WORK INSTRUCTIONS => Once you have read the data below, write it all out exactly.

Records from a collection
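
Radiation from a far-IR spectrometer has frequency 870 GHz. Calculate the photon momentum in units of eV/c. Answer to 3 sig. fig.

Take h = 6.62607015e-34 J·s, c = 2.99792458e8 m/s, 1 eV = 1.602176634e-19 J.
In SI units: f = 870 GHz = 8.7e11 Hz.
Apply p = hf/c: p = 1.923e-30 kg·m/s.
Converting to eV/c: p = 0.003598 eV/c ≈ 3.60e-3 eV/c.

3.60e-3 eV/c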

TASK RESPONSE =>
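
Radiation from a far-IR spectrometer has frequency 870 GHz. Calculate the photon momentum in units of eV/c. Answer to 3 sig. fig.

Take h = 6.62607015e-34 J·s, c = 2.99792458e8 m/s, 1 eV = 1.602176634e-19 J.
In SI units: f = 870 GHz = 8.7e11 Hz.
Apply p = hf/c: p = 1.923e-30 kg·m/s.
Converting to eV/c: p = 0.003598 eV/c ≈ 3.60e-3 eV/c.

3.60e-3 eV/c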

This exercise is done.